## WHAT THE EXERCISE ASKS
Reproduce the material that follows, please, but only from its first line to the line containing "You are analysing", inclusive.
####
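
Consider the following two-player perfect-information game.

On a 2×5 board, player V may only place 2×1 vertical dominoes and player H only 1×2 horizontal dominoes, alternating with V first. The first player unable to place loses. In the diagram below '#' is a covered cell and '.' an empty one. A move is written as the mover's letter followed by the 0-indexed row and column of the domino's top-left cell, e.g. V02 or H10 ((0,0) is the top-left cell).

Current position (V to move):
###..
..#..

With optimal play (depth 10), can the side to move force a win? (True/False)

V winning at [###../..#..]: True

p1 V@[###../..#..]: V03[####./..##.]+1* V04[###.#/..#.#]+1
p2 H@[####./..##.]: H10[####./####.]-1*
p3 V@[####./####.]: V04[#####/#####]+1*
p4 H@[#####/#####] terminal -1; root [###../..#..] d10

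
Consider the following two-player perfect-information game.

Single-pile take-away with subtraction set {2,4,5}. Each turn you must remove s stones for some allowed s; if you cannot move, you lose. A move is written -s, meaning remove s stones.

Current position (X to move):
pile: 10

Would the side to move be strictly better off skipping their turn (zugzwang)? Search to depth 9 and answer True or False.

zugzwang(10, X) = False

ply 1, X at 10 | -2=+1→8*; -4=-1→6; -5=-1→5
ply 2, O at 8 | -2=-1→6*; -4=-1→4; -5=-1→3
ply 3, X at 6 | -2=-1→4; -4=-1→2; -5=+1→1*
ply 4: 1 is terminal -1 (O); from 10 depth 9
suppose X passes — search the same position with O to move:
pass> ply 1, O at 10 | -2=+1→8*; -4=-1→6; -5=-1→5
pass> ply 2, X at 8 | -2=-1→6*; -4=-1→4; -5=-1→3
pass> ply 3, O at 6 | -2=-1→4; -4=-1→2; -5=+1→1*
pass> ply 4: 1 is terminal -1 (X); from 10 depth 9
for X: play +1, pass -1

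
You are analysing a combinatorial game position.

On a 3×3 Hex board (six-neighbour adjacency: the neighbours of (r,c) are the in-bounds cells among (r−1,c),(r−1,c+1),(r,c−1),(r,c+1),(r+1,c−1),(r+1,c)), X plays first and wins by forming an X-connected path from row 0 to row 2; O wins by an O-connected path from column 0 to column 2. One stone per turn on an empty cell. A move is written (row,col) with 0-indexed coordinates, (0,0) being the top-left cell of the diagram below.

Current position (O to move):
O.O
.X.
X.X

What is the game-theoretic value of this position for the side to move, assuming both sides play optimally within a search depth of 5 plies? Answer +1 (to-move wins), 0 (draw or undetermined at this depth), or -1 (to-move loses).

ply 1, O at O.O/.X./X.X | (0,1)=+1→OOO/.X./X.X*; (1,0)=-1→O.O/OX./X.X; (1,2)=-1→O.O/.XO/X.X; (2,1)=-1→O.O/.X./XOX
ply 2: OOO/.X./X.X is terminal -1 (X); from O.O/.X./X.X depth 5

value(O.O/.X./X.X, O) = +1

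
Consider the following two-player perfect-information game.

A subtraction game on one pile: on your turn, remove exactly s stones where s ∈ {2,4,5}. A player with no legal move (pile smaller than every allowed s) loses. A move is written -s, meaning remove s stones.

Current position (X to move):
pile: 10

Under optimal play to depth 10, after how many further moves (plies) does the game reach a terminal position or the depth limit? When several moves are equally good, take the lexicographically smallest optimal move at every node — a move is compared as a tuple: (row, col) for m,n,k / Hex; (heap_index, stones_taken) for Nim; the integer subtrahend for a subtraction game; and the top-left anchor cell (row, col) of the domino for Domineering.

PV length from [10]: 3 plies

p1 X@[10]: -2[8]+1* -4[6]-1 -5[5]-1
p2 O@[8]: -2[6]-1* -4[4]-1 -5[3]-1
p3 X@[6]: -2[4]-1 -4[2]-1 -5[1]+1*
p4 O@[1] terminal -1; root [10] d10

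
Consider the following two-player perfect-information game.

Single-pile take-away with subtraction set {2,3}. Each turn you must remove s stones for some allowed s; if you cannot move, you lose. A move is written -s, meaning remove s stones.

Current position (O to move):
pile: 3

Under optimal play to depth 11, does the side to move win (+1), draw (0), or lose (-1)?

value(3, O) = +1

p1 O@[3]: -2[1]+1* -3[0]+1
p2 X@[1] terminal -1; root [3] d11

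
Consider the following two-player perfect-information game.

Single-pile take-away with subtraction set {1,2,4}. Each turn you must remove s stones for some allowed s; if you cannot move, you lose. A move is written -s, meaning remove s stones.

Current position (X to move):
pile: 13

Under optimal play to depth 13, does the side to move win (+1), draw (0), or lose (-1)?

value(13, X) = +1

p1 X@[13]: -1[12]+1* -2[11]-1 -4[9]+1
p2 O@[12]: -1[11]-1* -2[10]-1 -4[8]-1
p3 X@[11]: -1[10]-1 -2[9]+1* -4[7]-1
p4 O@[9]: -1[8]-1* -2[7]-1 -4[5]-1
p5 X@[8]: -1[7]-1 -2[6]+1* -4[4]-1
p6 O@[6]: -1[5]-1* -2[4]-1 -4[2]-1
p7 X@[5]: -1[4]-1 -2[3]+1* -4[1]-1
p8 O@[3]: -1[2]-1* -2[1]-1
p9 X@[2]: -1[1]-1 -2[0]+1*
p10 O@[0] terminal -1; root [13] d13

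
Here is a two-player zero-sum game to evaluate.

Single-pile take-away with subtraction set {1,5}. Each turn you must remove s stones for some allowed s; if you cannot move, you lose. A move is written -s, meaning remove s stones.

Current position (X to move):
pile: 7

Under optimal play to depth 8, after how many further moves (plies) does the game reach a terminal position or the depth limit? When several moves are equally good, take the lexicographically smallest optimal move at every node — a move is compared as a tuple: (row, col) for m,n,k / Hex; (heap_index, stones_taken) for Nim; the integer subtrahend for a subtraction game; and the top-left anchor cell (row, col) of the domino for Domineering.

PV length from [7]: 7 plies

ply 1, X at 7 | -1=+1→6*; -5=+1→2
ply 2, O at 6 | -1=-1→5*; -5=-1→1
ply 3, X at 5 | -1=+1→4*; -5=+1→0
ply 4, O at 4 | -1=-1→3*
ply 5, X at 3 | -1=+1→2*
ply 6, O at 2 | -1=-1→1*
ply 7, X at 1 | -1=+1→0*
ply 8: 0 is terminal -1 (O); from 7 depth 8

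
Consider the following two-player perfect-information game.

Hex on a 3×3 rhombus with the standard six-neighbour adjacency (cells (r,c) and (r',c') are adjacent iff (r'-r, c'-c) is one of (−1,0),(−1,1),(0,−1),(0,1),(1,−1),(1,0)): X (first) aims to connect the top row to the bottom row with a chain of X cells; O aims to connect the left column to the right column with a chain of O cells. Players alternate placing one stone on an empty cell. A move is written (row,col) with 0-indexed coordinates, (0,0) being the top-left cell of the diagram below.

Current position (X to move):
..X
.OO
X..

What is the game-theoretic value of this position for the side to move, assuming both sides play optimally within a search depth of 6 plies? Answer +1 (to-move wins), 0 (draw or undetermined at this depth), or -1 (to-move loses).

value(..X/.OO/X.., X) = +1

p1 X@[..X/.OO/X..]: (0,0)[X.X/.OO/X..]-1 (0,1)[.XX/.OO/X..]-1 (1,0)[..X/XOO/X..]+1* (2,1)[..X/.OO/XX.]-1 (2,2)[..X/.OO/X.X]-1
p2 O@[..X/XOO/X..]: (0,0)[O.X/XOO/X..]-1* (0,1)[.OX/XOO/X..]-1 (2,1)[..X/XOO/XO.]-1 (2,2)[..X/XOO/X.O]-1
p3 X@[O.X/XOO/X..]: (0,1)[OXX/XOO/X..]+1* (2,1)[O.X/XOO/XX.]-1 (2,2)[O.X/XOO/X.X]-1
p4 O@[OXX/XOO/X..] terminal -1; root [..X/.OO/X..] d6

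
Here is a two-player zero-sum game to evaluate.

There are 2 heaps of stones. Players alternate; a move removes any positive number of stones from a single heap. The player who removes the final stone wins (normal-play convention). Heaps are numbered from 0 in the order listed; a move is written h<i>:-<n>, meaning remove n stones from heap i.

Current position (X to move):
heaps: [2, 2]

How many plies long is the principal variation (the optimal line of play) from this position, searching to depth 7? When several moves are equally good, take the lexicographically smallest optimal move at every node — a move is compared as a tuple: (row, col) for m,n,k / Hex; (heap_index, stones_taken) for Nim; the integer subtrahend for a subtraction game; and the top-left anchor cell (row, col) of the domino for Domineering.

PV length from [(2,2)]: 4 plies

p1 X@[(2,2)]: h0:-1[(1,2)]-1* h0:-2[(0,2)]-1 h1:-1[(2,1)]-1 h1:-2[(2,0)]-1
p2 O@[(1,2)]: h0:-1[(0,2)]-1 h1:-1[(1,1)]+1* h1:-2[(1,0)]-1
p3 X@[(1,1)]: h0:-1[(0,1)]-1* h1:-1[(1,0)]-1
p4 O@[(0,1)]: h1:-1[(0,0)]+1*
p5 X@[(0,0)] terminal -1; root [(2,2)] d7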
####
## SOLUTION FOR THIS PROBLEM
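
Consider the following two-player perfect-information game.

On a 2×5 board, player V may only place 2×1 vertical dominoes and player H only 1×2 horizontal dominoes, alternating with V first. The first player unable to place loses. In the diagram below '#' is a covered cell and '.' an empty one. A move is written as the mover's letter followed by the 0-indexed row and column of the domino's top-left cell, e.g. V02 or H10 ((0,0) is the top-left cell).

Current position (V to move):
###..
..#..

With optimal play (depth 10), can the side to move force a win? (True/False)

V winning at [###../..#..]: True

p1 V@[###../..#..]: V03[####./..##.]+1* V04[###.#/..#.#]+1
p2 H@[####./..##.]: H10[####./####.]-1*
p3 V@[####./####.]: V04[#####/#####]+1*
p4 H@[#####/#####] terminal -1; root [###../..#..] d10

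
Consider the following two-player perfect-information game.

Single-pile take-away with subtraction set {2,4,5}. Each turn you must remove s stones for some allowed s; if you cannot move, you lose. A move is written -s, meaning remove s stones.

Current position (X to move):
pile: 10

Would the side to move be strictly better off skipping their turn (zugzwang)? Search to depth 9 and answer True or False.

zugzwang(10, X) = False

ply 1, X at 10 | -2=+1→8*; -4=-1→6; -5=-1→5
ply 2, O at 8 | -2=-1→6*; -4=-1→4; -5=-1→3
ply 3, X at 6 | -2=-1→4; -4=-1→2; -5=+1→1*
ply 4: 1 is terminal -1 (O); from 10 depth 9
suppose X passes — search the same position with O to move:
pass> ply 1, O at 10 | -2=+1→8*; -4=-1→6; -5=-1→5
pass> ply 2, X at 8 | -2=-1→6*; -4=-1→4; -5=-1→3
pass> ply 3, O at 6 | -2=-1→4; -4=-1→2; -5=+1→1*
pass> ply 4: 1 is terminal -1 (X); from 10 depth 9
for X: play +1, pass -1

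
You are analysing a combinatorial game position.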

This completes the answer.